▶ The problem
For the entries below, work out how many lines include the string "obesity", then write only that number.

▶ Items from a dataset
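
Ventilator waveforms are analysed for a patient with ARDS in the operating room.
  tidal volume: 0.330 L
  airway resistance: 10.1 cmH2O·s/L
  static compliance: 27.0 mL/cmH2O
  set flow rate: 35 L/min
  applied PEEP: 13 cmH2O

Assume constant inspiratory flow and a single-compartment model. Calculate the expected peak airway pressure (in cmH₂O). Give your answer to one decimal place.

31.1

Flow: 35 L/min ÷ 60 = 0.5833 L/s.
Equation of motion (constant flow): PIP = Vt/C + R·V̇ + PEEP.
PIP = 330/27.0 + 10.1×0.5833 + 13 = 12.222 + 5.891 + 13 = 31.113 cmH2O.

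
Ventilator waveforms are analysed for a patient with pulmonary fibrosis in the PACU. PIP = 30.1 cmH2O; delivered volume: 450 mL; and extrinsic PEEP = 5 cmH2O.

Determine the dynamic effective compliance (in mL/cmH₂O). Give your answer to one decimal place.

17.9

Dynamic compliance = Vt / (PIP − PEEP) = 450 / (30.1 − 5) = 450 / 25.1 = 17.928 mL/cmH2O.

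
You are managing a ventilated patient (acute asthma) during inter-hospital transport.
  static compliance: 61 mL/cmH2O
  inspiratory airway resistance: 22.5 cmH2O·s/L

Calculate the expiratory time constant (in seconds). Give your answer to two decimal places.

τ = R × C = 22.5 × 61 mL/cmH2O = 22.5 × 0.061 L/cmH2O = 1.373 s.

1.37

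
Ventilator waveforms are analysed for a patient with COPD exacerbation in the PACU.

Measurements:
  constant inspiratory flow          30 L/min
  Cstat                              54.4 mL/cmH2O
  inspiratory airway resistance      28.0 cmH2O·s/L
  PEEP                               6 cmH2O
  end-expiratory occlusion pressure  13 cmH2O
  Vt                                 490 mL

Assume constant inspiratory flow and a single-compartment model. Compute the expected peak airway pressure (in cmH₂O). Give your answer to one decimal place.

36.0

Flow: 30 L/min ÷ 60 = 0.5 L/s.
Total PEEP = 13 cmH2O (set 6 + intrinsic 7); this is the baseline alveolar pressure.
Equation of motion (constant flow): PIP = Vt/C + R·V̇ + PEEP.
PIP = 490/54.4 + 28.0×0.5 + 13 = 9.007 + 14.0 + 13 = 36.007 cmH2O.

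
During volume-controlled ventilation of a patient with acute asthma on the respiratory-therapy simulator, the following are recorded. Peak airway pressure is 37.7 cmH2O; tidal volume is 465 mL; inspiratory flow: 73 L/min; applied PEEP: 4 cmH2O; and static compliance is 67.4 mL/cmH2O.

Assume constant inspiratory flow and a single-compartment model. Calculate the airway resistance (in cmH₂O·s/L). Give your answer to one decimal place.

22.0

Flow: 73 L/min ÷ 60 = 1.2167 L/s.
Equation of motion (constant flow): PIP = Vt/C + R·V̇ + PEEP.
R·V̇ = PIP − Vt/C − PEEP = 37.7 − 465/67.4 − 4 = 37.7 − 6.899 − 4 = 26.801 cmH2O.
R = 26.801 / 1.2167 = 22.028 cmH2O·s/L.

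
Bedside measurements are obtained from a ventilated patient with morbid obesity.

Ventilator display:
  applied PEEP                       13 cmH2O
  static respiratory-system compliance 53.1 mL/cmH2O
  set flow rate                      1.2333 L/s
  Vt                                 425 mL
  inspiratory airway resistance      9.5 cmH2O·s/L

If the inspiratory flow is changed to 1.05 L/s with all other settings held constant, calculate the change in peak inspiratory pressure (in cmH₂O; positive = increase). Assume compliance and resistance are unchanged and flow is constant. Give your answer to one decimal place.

-1.7

PIP = Vt/C + R·V̇ + PEEP (constant-flow equation of motion).
Only the resistive term changes: ΔPIP = R × ΔV̇ = 9.5 × (1.05 − 1.2333) = 9.5 × -0.1833 = -1.741 cmH2O.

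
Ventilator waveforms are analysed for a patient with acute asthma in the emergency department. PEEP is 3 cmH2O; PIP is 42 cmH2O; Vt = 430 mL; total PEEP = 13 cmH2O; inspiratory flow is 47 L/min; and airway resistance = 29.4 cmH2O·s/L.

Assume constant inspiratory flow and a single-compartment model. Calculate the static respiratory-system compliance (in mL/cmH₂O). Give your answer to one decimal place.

72.0

Flow: 47 L/min ÷ 60 = 0.7833 L/s.
Total PEEP = 13 cmH2O (set 3 + intrinsic 10); this is the baseline alveolar pressure.
Equation of motion (constant flow): PIP = Vt/C + R·V̇ + PEEP.
Vt/C = PIP − R·V̇ − PEEP = 42 − 29.4×0.7833 − 13 = 42 − 23.029 − 13 = 5.971 cmH2O.
C = Vt / 5.971 = 430 / 5.971 = 72.015 mL/cmH2O.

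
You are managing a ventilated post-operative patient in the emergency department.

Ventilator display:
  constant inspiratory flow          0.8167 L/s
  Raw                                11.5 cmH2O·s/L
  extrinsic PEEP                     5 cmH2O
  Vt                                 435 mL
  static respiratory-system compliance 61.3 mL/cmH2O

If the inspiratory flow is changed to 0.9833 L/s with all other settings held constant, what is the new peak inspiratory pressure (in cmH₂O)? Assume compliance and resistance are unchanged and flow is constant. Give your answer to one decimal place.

PIP = Vt/C + R·V̇ + PEEP (constant-flow equation of motion).
Only the resistive term changes: ΔPIP = R × ΔV̇ = 11.5 × (0.9833 − 0.8167) = 11.5 × 0.1666 = 1.916 cmH2O.
Original PIP = 435/61.3 + 11.5×0.8167 + 5 = 21.488 cmH2O; new PIP = 21.488 + (1.916) = 23.404 cmH2O.

23.4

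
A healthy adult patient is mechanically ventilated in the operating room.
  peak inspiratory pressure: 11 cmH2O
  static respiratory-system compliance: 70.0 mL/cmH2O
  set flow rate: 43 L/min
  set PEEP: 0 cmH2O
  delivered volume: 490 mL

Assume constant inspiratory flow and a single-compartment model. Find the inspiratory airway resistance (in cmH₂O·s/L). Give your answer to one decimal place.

Flow: 43 L/min ÷ 60 = 0.7167 L/s.
Equation of motion (constant flow): PIP = Vt/C + R·V̇ + PEEP.
R·V̇ = PIP − Vt/C − PEEP = 11 − 490/70.0 − 0 = 11 − 7.0 − 0 = 4.0 cmH2O.
R = 4.0 / 0.7167 = 5.581 cmH2O·s/L.

5.6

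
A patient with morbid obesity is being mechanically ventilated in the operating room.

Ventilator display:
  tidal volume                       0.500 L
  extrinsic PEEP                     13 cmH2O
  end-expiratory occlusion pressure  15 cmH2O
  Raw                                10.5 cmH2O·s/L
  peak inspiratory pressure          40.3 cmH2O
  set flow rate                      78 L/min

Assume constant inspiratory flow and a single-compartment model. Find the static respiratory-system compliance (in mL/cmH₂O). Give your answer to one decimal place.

42.9

Flow: 78 L/min ÷ 60 = 1.3 L/s.
Total PEEP = 15 cmH2O (set 13 + intrinsic 2); this is the baseline alveolar pressure.
Equation of motion (constant flow): PIP = Vt/C + R·V̇ + PEEP.
Vt/C = PIP − R·V̇ − PEEP = 40.3 − 10.5×1.3 − 15 = 40.3 − 13.65 − 15 = 11.65 cmH2O.
C = Vt / 11.65 = 500 / 11.65 = 42.918 mL/cmH2O.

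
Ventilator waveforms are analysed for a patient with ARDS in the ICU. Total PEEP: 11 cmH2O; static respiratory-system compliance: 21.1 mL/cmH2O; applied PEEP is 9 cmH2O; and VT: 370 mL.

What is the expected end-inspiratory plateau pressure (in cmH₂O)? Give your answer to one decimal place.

End-expiratory occlusion gives total PEEP = 11 cmH2O (intrinsic PEEP = 11 − 9 = 2). Use total PEEP for the elastic gradient.
Pplat = PEEPtotal + Vt / Cstat = 11 + 370 / 21.1 = 11 + 17.536 = 28.536 cmH2O.

28.5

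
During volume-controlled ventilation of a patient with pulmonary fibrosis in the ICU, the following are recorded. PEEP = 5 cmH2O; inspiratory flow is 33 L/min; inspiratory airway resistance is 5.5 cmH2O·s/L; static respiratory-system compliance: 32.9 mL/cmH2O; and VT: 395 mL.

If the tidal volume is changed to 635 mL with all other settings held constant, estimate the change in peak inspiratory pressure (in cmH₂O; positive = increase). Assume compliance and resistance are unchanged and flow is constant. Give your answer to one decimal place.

PIP = Vt/C + R·V̇ + PEEP (constant-flow equation of motion).
Only the elastic term changes: ΔPIP = ΔVt / C = (635 − 395) / 32.9 = 7.295 cmH2O.

7.3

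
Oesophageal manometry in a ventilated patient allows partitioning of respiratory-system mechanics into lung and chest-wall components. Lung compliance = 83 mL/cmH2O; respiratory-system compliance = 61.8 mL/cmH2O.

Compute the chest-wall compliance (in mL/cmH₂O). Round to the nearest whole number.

1/Ccw = 1/Crs − 1/CL.
1/Ccw = 1/61.8 − 1/83 = 0.004133.
Ccw = 241.95 mL/cmH2O.

242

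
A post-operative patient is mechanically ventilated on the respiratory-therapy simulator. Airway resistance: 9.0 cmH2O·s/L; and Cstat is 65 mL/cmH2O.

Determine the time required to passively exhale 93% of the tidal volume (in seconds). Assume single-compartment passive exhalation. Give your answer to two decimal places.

1.56

τ = R × C = 9.0 × 65 mL/cmH2O = 9.0 × 0.065 L/cmH2O = 0.585 s.
Exhaled fraction f = 1 − e^(−t/τ) → t = −τ·ln(1 − f) = −0.585·ln(0.07) = 1.556 s.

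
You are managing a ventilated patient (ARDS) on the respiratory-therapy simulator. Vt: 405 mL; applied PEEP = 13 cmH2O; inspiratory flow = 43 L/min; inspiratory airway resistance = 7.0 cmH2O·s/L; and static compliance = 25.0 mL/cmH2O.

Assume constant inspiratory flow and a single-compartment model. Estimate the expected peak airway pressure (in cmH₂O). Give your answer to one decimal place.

34.2

Flow: 43 L/min ÷ 60 = 0.7167 L/s.
Equation of motion (constant flow): PIP = Vt/C + R·V̇ + PEEP.
PIP = 405/25.0 + 7.0×0.7167 + 13 = 16.2 + 5.017 + 13 = 34.217 cmH2O.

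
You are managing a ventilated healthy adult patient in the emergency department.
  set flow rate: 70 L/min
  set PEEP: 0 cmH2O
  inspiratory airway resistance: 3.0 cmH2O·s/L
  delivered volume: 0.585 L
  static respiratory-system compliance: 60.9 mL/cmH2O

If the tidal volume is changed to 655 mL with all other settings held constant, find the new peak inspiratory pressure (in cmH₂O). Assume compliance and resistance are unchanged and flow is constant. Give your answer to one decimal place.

Flow: 70 L/min ÷ 60 = 1.1667 L/s.
PIP = Vt/C + R·V̇ + PEEP (constant-flow equation of motion).
Only the elastic term changes: ΔPIP = ΔVt / C = (655 − 585) / 60.9 = 1.149 cmH2O.
Original PIP = 585/60.9 + 3.0×1.1667 + 0 = 13.106 cmH2O; new PIP = 13.106 + (1.149) = 14.255 cmH2O.

14.3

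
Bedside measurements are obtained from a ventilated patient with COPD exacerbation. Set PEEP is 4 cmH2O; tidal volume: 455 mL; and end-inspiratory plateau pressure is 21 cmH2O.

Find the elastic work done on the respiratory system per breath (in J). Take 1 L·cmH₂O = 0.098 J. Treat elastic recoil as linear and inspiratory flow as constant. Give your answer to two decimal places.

0.38

Elastic work ≈ ½ × (Pplat − PEEP) × Vt = 0.5 × (21 − 4) × 0.455 L = 0.5 × 17.0 × 0.455 = 3.868 L·cmH2O.
× 0.098 J/(L·cmH2O) → 0.3791 J.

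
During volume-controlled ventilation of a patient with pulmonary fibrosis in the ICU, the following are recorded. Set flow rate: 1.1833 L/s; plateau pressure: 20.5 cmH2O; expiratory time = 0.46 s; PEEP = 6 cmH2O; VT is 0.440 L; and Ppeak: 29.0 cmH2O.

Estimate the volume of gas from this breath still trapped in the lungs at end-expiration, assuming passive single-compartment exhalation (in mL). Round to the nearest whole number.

R = (PIP − Pplat)/V̇ = (29.0 − 20.5) / 1.1833 = 8.5/1.1833 = 7.183 cmH2O·s/L.
C = Vt/(Pplat − PEEP) = 440.0 / (20.5 − 6) = 440.0/14.5 = 30.345 mL/cmH2O.
τ = R × C = 7.183 × 0.03035 L/cmH2O = 0.218 s.
Fraction remaining = e^(−Te/τ) = e^(−0.46/0.218) = 0.1212.
Trapped volume = 440.0 × 0.1212 = 53.328 mL.

53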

▶ Expected output
2